What is being asked: Every entry should be transcribed word for word, so that nothing is missing.

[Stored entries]
┏━━
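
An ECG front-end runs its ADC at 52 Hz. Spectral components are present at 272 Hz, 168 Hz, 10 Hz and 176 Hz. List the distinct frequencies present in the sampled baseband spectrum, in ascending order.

10 Hz, 12 Hz, 20 Hz

fs/2 = 26 Hz.
272 Hz mod fs = 12 Hz.
12 Hz ≤ fs/2 = 26 Hz, appears at 12 Hz.
168 Hz mod fs = 12 Hz.
12 Hz ≤ fs/2 = 26 Hz, appears at 12 Hz.
10 Hz ≤ fs/2 = 26 Hz, passes unchanged.
176 Hz mod fs = 20 Hz.
20 Hz ≤ fs/2 = 26 Hz, appears at 20 Hz.
Distinct values: {10 Hz, 12 Hz, 20 Hz}.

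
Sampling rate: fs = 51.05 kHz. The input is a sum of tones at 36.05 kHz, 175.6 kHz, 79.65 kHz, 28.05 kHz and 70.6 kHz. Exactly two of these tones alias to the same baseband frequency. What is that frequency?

fs/2 = 25.525 kHz.
36.05 kHz > fs/2 = 25.525 kHz, folds to fs − 36.05 kHz = 15 kHz.
175.6 kHz mod fs = 22.45 kHz.
22.45 kHz ≤ fs/2 = 25.525 kHz, appears at 22.45 kHz.
79.65 kHz mod fs = 28.6 kHz.
28.6 kHz > fs/2 = 25.525 kHz, folds to fs − 28.6 kHz = 22.45 kHz.
28.05 kHz > fs/2 = 25.525 kHz, folds to fs − 28.05 kHz = 23 kHz.
70.6 kHz mod fs = 19.55 kHz.
19.55 kHz ≤ fs/2 = 25.525 kHz, appears at 19.55 kHz.
79.65 kHz and 175.6 kHz both map to 22.45 kHz.

22.45 kHz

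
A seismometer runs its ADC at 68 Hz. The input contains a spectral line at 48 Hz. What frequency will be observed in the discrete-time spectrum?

20 Hz

48 Hz > fs/2 = 34 Hz, folds to fs − 48 Hz = 20 Hz.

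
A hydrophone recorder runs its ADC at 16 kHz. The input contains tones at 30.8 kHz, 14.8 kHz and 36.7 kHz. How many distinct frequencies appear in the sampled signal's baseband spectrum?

2

fs/2 = 8 kHz.
30.8 kHz mod fs = 14.8 kHz.
14.8 kHz > fs/2 = 8 kHz, folds to fs − 14.8 kHz = 1.2 kHz.
14.8 kHz > fs/2 = 8 kHz, folds to fs − 14.8 kHz = 1.2 kHz.
36.7 kHz mod fs = 4.7 kHz.
4.7 kHz ≤ fs/2 = 8 kHz, appears at 4.7 kHz.
Distinct values: {1.2 kHz, 4.7 kHz} → 2.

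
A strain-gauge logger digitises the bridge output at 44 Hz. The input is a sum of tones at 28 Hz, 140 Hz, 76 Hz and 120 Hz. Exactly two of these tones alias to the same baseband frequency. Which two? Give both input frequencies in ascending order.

fs/2 = 22 Hz.
28 Hz > fs/2 = 22 Hz, folds to fs − 28 Hz = 16 Hz.
140 Hz mod fs = 8 Hz.
8 Hz ≤ fs/2 = 22 Hz, appears at 8 Hz.
76 Hz mod fs = 32 Hz.
32 Hz > fs/2 = 22 Hz, folds to fs − 32 Hz = 12 Hz.
120 Hz mod fs = 32 Hz.
32 Hz > fs/2 = 22 Hz, folds to fs − 32 Hz = 12 Hz.
76 Hz and 120 Hz both map to 12 Hz.

76 Hz, 120 Hz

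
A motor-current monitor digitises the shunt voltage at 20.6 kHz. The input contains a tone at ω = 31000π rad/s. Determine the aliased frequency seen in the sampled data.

5.1 kHz

ω = 31000π rad/s → f = ω/(2π) = 15500 Hz = 15.5 kHz.
15.5 kHz > fs/2 = 10.3 kHz, folds to fs − 15.5 kHz = 5.1 kHz.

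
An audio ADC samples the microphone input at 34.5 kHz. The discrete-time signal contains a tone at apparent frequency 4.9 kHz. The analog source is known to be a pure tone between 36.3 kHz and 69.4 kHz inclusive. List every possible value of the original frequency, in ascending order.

39.4 kHz, 64.1 kHz

Frequencies that alias to 4.9 kHz are k·fs ± 4.9 kHz for integer k ≥ 0.
k=0: 4.9 kHz.
k=1: 29.6 kHz, 39.4 kHz.
k=2: 64.1 kHz, 73.9 kHz.
k=3: 98.6 kHz, 108.4 kHz.
Within [36.3 kHz, 69.4 kHz]: 39.4 kHz, 64.1 kHz.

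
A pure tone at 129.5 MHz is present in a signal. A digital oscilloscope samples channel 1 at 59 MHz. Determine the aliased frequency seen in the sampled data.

11.5 MHz

129.5 MHz mod fs = 11.5 MHz.
11.5 MHz ≤ fs/2 = 29.5 MHz, appears at 11.5 MHz.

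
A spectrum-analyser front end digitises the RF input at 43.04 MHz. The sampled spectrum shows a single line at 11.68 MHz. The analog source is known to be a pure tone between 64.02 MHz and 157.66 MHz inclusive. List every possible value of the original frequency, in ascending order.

Frequencies that alias to 11.68 MHz are k·fs ± 11.68 MHz for integer k ≥ 0.
k=0: 11.68 MHz.
k=1: 31.36 MHz, 54.72 MHz.
k=2: 74.4 MHz, 97.76 MHz.
k=3: 117.44 MHz, 140.8 MHz.
k=4: 160.48 MHz, 183.84 MHz.
Within [64.02 MHz, 157.66 MHz]: 74.4 MHz, 97.76 MHz, 117.44 MHz, 140.8 MHz.

74.4 MHz, 97.76 MHz, 117.44 MHz, 140.8 MHz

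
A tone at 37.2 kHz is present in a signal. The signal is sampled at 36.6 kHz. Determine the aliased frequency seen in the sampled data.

0.6 kHz

37.2 kHz mod fs = 0.6 kHz.
0.6 kHz ≤ fs/2 = 18.3 kHz, appears at 0.6 kHz.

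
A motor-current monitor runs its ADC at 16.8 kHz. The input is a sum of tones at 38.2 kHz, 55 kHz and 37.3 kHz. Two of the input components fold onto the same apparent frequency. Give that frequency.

4.6 kHz

fs/2 = 8.4 kHz.
38.2 kHz mod fs = 4.6 kHz.
4.6 kHz ≤ fs/2 = 8.4 kHz, appears at 4.6 kHz.
55 kHz mod fs = 4.6 kHz.
4.6 kHz ≤ fs/2 = 8.4 kHz, appears at 4.6 kHz.
37.3 kHz mod fs = 3.7 kHz.
3.7 kHz ≤ fs/2 = 8.4 kHz, appears at 3.7 kHz.
38.2 kHz and 55 kHz both map to 4.6 kHz.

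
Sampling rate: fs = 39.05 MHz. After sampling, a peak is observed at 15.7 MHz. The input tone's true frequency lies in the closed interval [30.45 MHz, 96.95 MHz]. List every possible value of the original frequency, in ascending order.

Frequencies that alias to 15.7 MHz are k·fs ± 15.7 MHz for integer k ≥ 0.
k=0: 15.7 MHz.
k=1: 23.35 MHz, 54.75 MHz.
k=2: 62.4 MHz, 93.8 MHz.
k=3: 101.45 MHz, 132.85 MHz.
Within [30.45 MHz, 96.95 MHz]: 54.75 MHz, 62.4 MHz, 93.8 MHz.

54.75 MHz, 62.4 MHz, 93.8 MHz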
┗━━
Solution below:
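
An ECG front-end runs its ADC at 52 Hz. Spectral components are present at 272 Hz, 168 Hz, 10 Hz and 176 Hz. List the distinct frequencies present in the sampled baseband spectrum, in ascending order.

10 Hz, 12 Hz, 20 Hz

fs/2 = 26 Hz.
272 Hz mod fs = 12 Hz.
12 Hz ≤ fs/2 = 26 Hz, appears at 12 Hz.
168 Hz mod fs = 12 Hz.
12 Hz ≤ fs/2 = 26 Hz, appears at 12 Hz.
10 Hz ≤ fs/2 = 26 Hz, passes unchanged.
176 Hz mod fs = 20 Hz.
20 Hz ≤ fs/2 = 26 Hz, appears at 20 Hz.
Distinct values: {10 Hz, 12 Hz, 20 Hz}.

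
Sampling rate: fs = 51.05 kHz. The input is a sum of tones at 36.05 kHz, 175.6 kHz, 79.65 kHz, 28.05 kHz and 70.6 kHz. Exactly two of these tones alias to the same baseband frequency. What is that frequency?

fs/2 = 25.525 kHz.
36.05 kHz > fs/2 = 25.525 kHz, folds to fs − 36.05 kHz = 15 kHz.
175.6 kHz mod fs = 22.45 kHz.
22.45 kHz ≤ fs/2 = 25.525 kHz, appears at 22.45 kHz.
79.65 kHz mod fs = 28.6 kHz.
28.6 kHz > fs/2 = 25.525 kHz, folds to fs − 28.6 kHz = 22.45 kHz.
28.05 kHz > fs/2 = 25.525 kHz, folds to fs − 28.05 kHz = 23 kHz.
70.6 kHz mod fs = 19.55 kHz.
19.55 kHz ≤ fs/2 = 25.525 kHz, appears at 19.55 kHz.
79.65 kHz and 175.6 kHz both map to 22.45 kHz.

22.45 kHz

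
A seismometer runs its ADC at 68 Hz. The input contains a spectral line at 48 Hz. What frequency will be observed in the discrete-time spectrum?

20 Hz

48 Hz > fs/2 = 34 Hz, folds to fs − 48 Hz = 20 Hz.

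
A hydrophone recorder runs its ADC at 16 kHz. The input contains tones at 30.8 kHz, 14.8 kHz and 36.7 kHz. How many distinct frequencies appear in the sampled signal's baseband spectrum?

2

fs/2 = 8 kHz.
30.8 kHz mod fs = 14.8 kHz.
14.8 kHz > fs/2 = 8 kHz, folds to fs − 14.8 kHz = 1.2 kHz.
14.8 kHz > fs/2 = 8 kHz, folds to fs − 14.8 kHz = 1.2 kHz.
36.7 kHz mod fs = 4.7 kHz.
4.7 kHz ≤ fs/2 = 8 kHz, appears at 4.7 kHz.
Distinct values: {1.2 kHz, 4.7 kHz} → 2.

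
A strain-gauge logger digitises the bridge output at 44 Hz. The input is a sum of tones at 28 Hz, 140 Hz, 76 Hz and 120 Hz. Exactly two of these tones alias to the same baseband frequency. Which two? Give both input frequencies in ascending order.

fs/2 = 22 Hz.
28 Hz > fs/2 = 22 Hz, folds to fs − 28 Hz = 16 Hz.
140 Hz mod fs = 8 Hz.
8 Hz ≤ fs/2 = 22 Hz, appears at 8 Hz.
76 Hz mod fs = 32 Hz.
32 Hz > fs/2 = 22 Hz, folds to fs − 32 Hz = 12 Hz.
120 Hz mod fs = 32 Hz.
32 Hz > fs/2 = 22 Hz, folds to fs − 32 Hz = 12 Hz.
76 Hz and 120 Hz both map to 12 Hz.

76 Hz, 120 Hz

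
A motor-current monitor digitises the shunt voltage at 20.6 kHz. The input contains a tone at ω = 31000π rad/s. Determine the aliased frequency seen in the sampled data.

5.1 kHz

ω = 31000π rad/s → f = ω/(2π) = 15500 Hz = 15.5 kHz.
15.5 kHz > fs/2 = 10.3 kHz, folds to fs − 15.5 kHz = 5.1 kHz.

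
An audio ADC samples the microphone input at 34.5 kHz. The discrete-time signal contains a tone at apparent frequency 4.9 kHz. The analog source is known to be a pure tone between 36.3 kHz and 69.4 kHz inclusive. List every possible value of the original frequency, in ascending order.

39.4 kHz, 64.1 kHz

Frequencies that alias to 4.9 kHz are k·fs ± 4.9 kHz for integer k ≥ 0.
k=0: 4.9 kHz.
k=1: 29.6 kHz, 39.4 kHz.
k=2: 64.1 kHz, 73.9 kHz.
k=3: 98.6 kHz, 108.4 kHz.
Within [36.3 kHz, 69.4 kHz]: 39.4 kHz, 64.1 kHz.

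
A pure tone at 129.5 MHz is present in a signal. A digital oscilloscope samples channel 1 at 59 MHz. Determine the aliased frequency seen in the sampled data.

11.5 MHz

129.5 MHz mod fs = 11.5 MHz.
11.5 MHz ≤ fs/2 = 29.5 MHz, appears at 11.5 MHz.

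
A spectrum-analyser front end digitises the RF input at 43.04 MHz. The sampled spectrum shows a single line at 11.68 MHz. The analog source is known to be a pure tone between 64.02 MHz and 157.66 MHz inclusive. List every possible value of the original frequency, in ascending order.

Frequencies that alias to 11.68 MHz are k·fs ± 11.68 MHz for integer k ≥ 0.
k=0: 11.68 MHz.
k=1: 31.36 MHz, 54.72 MHz.
k=2: 74.4 MHz, 97.76 MHz.
k=3: 117.44 MHz, 140.8 MHz.
k=4: 160.48 MHz, 183.84 MHz.
Within [64.02 MHz, 157.66 MHz]: 74.4 MHz, 97.76 MHz, 117.44 MHz, 140.8 MHz.

74.4 MHz, 97.76 MHz, 117.44 MHz, 140.8 MHz

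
A tone at 37.2 kHz is present in a signal. The signal is sampled at 36.6 kHz. Determine the aliased frequency seen in the sampled data.

0.6 kHz

37.2 kHz mod fs = 0.6 kHz.
0.6 kHz ≤ fs/2 = 18.3 kHz, appears at 0.6 kHz.

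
A motor-current monitor runs its ADC at 16.8 kHz. The input is a sum of tones at 38.2 kHz, 55 kHz and 37.3 kHz. Two of the input components fold onto the same apparent frequency. Give that frequency.

4.6 kHz

fs/2 = 8.4 kHz.
38.2 kHz mod fs = 4.6 kHz.
4.6 kHz ≤ fs/2 = 8.4 kHz, appears at 4.6 kHz.
55 kHz mod fs = 4.6 kHz.
4.6 kHz ≤ fs/2 = 8.4 kHz, appears at 4.6 kHz.
37.3 kHz mod fs = 3.7 kHz.
3.7 kHz ≤ fs/2 = 8.4 kHz, appears at 3.7 kHz.
38.2 kHz and 55 kHz both map to 4.6 kHz.

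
Sampling rate: fs = 39.05 MHz. After sampling, a peak is observed at 15.7 MHz. The input tone's true frequency lies in the closed interval [30.45 MHz, 96.95 MHz]. List every possible value of the original frequency, in ascending order.

Frequencies that alias to 15.7 MHz are k·fs ± 15.7 MHz for integer k ≥ 0.
k=0: 15.7 MHz.
k=1: 23.35 MHz, 54.75 MHz.
k=2: 62.4 MHz, 93.8 MHz.
k=3: 101.45 MHz, 132.85 MHz.
Within [30.45 MHz, 96.95 MHz]: 54.75 MHz, 62.4 MHz, 93.8 MHz.

54.75 MHz, 62.4 MHz, 93.8 MHz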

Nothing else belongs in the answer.